PROBLEM TO SOLVE
Word for word, return every record.

--- RECORDS TO PROCESS ---

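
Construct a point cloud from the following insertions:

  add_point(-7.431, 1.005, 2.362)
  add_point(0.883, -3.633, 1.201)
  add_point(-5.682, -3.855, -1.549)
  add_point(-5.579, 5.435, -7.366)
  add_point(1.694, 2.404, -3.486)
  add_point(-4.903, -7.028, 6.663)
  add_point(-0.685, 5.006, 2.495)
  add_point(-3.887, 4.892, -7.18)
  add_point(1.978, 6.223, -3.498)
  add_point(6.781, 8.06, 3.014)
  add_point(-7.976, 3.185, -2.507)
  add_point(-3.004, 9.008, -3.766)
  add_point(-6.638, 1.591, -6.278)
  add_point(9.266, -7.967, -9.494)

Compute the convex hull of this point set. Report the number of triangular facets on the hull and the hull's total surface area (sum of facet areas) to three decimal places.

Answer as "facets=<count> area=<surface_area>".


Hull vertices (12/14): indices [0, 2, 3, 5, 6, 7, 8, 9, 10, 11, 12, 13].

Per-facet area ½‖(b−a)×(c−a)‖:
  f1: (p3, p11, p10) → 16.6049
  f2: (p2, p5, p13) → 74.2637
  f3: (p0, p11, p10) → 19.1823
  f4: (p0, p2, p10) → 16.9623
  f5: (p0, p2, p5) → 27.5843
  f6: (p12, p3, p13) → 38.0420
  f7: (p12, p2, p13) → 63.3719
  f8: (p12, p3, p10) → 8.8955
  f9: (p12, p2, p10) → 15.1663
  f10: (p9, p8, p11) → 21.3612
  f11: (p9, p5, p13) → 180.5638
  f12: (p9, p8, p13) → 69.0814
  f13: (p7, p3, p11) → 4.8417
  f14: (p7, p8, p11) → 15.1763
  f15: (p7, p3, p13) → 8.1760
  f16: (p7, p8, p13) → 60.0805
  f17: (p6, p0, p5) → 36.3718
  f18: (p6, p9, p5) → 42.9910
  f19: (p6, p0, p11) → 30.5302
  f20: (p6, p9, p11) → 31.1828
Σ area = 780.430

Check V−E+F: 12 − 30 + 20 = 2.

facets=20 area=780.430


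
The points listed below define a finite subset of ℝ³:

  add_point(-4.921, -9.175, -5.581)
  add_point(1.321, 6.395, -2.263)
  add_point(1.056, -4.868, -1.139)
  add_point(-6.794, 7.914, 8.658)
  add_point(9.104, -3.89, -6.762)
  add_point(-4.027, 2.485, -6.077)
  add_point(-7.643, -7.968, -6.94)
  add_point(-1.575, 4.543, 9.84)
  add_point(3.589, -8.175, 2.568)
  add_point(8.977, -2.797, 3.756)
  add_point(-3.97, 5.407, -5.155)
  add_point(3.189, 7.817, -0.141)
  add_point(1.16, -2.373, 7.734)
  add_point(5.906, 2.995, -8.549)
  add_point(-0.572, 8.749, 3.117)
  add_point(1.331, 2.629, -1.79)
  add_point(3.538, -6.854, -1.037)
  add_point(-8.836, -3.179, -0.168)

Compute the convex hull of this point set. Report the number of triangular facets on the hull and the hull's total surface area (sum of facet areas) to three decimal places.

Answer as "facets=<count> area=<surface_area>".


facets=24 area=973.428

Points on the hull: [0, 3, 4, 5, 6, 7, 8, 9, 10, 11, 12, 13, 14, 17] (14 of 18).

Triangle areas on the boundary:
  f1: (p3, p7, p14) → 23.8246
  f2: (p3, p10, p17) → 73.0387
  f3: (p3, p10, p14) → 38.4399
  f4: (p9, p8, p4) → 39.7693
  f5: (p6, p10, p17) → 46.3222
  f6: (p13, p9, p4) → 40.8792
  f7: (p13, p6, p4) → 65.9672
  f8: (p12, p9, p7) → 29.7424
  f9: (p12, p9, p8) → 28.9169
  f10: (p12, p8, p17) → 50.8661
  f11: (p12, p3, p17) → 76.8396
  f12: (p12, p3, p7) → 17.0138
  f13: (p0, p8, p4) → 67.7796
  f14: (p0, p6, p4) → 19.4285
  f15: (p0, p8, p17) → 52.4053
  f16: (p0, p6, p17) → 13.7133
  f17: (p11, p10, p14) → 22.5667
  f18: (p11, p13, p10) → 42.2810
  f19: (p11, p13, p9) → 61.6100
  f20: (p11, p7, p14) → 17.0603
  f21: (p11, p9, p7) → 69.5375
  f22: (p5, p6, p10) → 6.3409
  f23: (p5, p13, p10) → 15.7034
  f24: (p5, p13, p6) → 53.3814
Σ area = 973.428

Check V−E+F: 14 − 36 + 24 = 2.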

---

OUTPUT
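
Construct a point cloud from the following insertions:

  add_point(-7.431, 1.005, 2.362)
  add_point(0.883, -3.633, 1.201)
  add_point(-5.682, -3.855, -1.549)
  add_point(-5.579, 5.435, -7.366)
  add_point(1.694, 2.404, -3.486)
  add_point(-4.903, -7.028, 6.663)
  add_point(-0.685, 5.006, 2.495)
  add_point(-3.887, 4.892, -7.18)
  add_point(1.978, 6.223, -3.498)
  add_point(6.781, 8.06, 3.014)
  add_point(-7.976, 3.185, -2.507)
  add_point(-3.004, 9.008, -3.766)
  add_point(-6.638, 1.591, -6.278)
  add_point(9.266, -7.967, -9.494)

Compute the convex hull of this point set. Report the number of triangular facets on the hull and the hull's total surface area (sum of facet areas) to three decimal places.

Answer as "facets=<count> area=<surface_area>".


Hull vertices (12/14): indices [0, 2, 3, 5, 6, 7, 8, 9, 10, 11, 12, 13].

Per-facet area ½‖(b−a)×(c−a)‖:
  f1: (p3, p11, p10) → 16.6049
  f2: (p2, p5, p13) → 74.2637
  f3: (p0, p11, p10) → 19.1823
  f4: (p0, p2, p10) → 16.9623
  f5: (p0, p2, p5) → 27.5843
  f6: (p12, p3, p13) → 38.0420
  f7: (p12, p2, p13) → 63.3719
  f8: (p12, p3, p10) → 8.8955
  f9: (p12, p2, p10) → 15.1663
  f10: (p9, p8, p11) → 21.3612
  f11: (p9, p5, p13) → 180.5638
  f12: (p9, p8, p13) → 69.0814
  f13: (p7, p3, p11) → 4.8417
  f14: (p7, p8, p11) → 15.1763
  f15: (p7, p3, p13) → 8.1760
  f16: (p7, p8, p13) → 60.0805
  f17: (p6, p0, p5) → 36.3718
  f18: (p6, p9, p5) → 42.9910
  f19: (p6, p0, p11) → 30.5302
  f20: (p6, p9, p11) → 31.1828
Σ area = 780.430

Check V−E+F: 12 − 30 + 20 = 2.

facets=20 area=780.430


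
The points listed below define a finite subset of ℝ³:

  add_point(-4.921, -9.175, -5.581)
  add_point(1.321, 6.395, -2.263)
  add_point(1.056, -4.868, -1.139)
  add_point(-6.794, 7.914, 8.658)
  add_point(9.104, -3.89, -6.762)
  add_point(-4.027, 2.485, -6.077)
  add_point(-7.643, -7.968, -6.94)
  add_point(-1.575, 4.543, 9.84)
  add_point(3.589, -8.175, 2.568)
  add_point(8.977, -2.797, 3.756)
  add_point(-3.97, 5.407, -5.155)
  add_point(3.189, 7.817, -0.141)
  add_point(1.16, -2.373, 7.734)
  add_point(5.906, 2.995, -8.549)
  add_point(-0.572, 8.749, 3.117)
  add_point(1.331, 2.629, -1.79)
  add_point(3.538, -6.854, -1.037)
  add_point(-8.836, -3.179, -0.168)

Compute the convex hull of this point set. Report the number of triangular facets on the hull and the hull's total surface area (sum of facet areas) to three decimal places.

Answer as "facets=<count> area=<surface_area>".


facets=24 area=973.428

Points on the hull: [0, 3, 4, 5, 6, 7, 8, 9, 10, 11, 12, 13, 14, 17] (14 of 18).

Triangle areas on the boundary:
  f1: (p3, p7, p14) → 23.8246
  f2: (p3, p10, p17) → 73.0387
  f3: (p3, p10, p14) → 38.4399
  f4: (p9, p8, p4) → 39.7693
  f5: (p6, p10, p17) → 46.3222
  f6: (p13, p9, p4) → 40.8792
  f7: (p13, p6, p4) → 65.9672
  f8: (p12, p9, p7) → 29.7424
  f9: (p12, p9, p8) → 28.9169
  f10: (p12, p8, p17) → 50.8661
  f11: (p12, p3, p17) → 76.8396
  f12: (p12, p3, p7) → 17.0138
  f13: (p0, p8, p4) → 67.7796
  f14: (p0, p6, p4) → 19.4285
  f15: (p0, p8, p17) → 52.4053
  f16: (p0, p6, p17) → 13.7133
  f17: (p11, p10, p14) → 22.5667
  f18: (p11, p13, p10) → 42.2810
  f19: (p11, p13, p9) → 61.6100
  f20: (p11, p7, p14) → 17.0603
  f21: (p11, p9, p7) → 69.5375
  f22: (p5, p6, p10) → 6.3409
  f23: (p5, p13, p10) → 15.7034
  f24: (p5, p13, p6) → 53.3814
Σ area = 973.428

Check V−E+F: 14 − 36 + 24 = 2.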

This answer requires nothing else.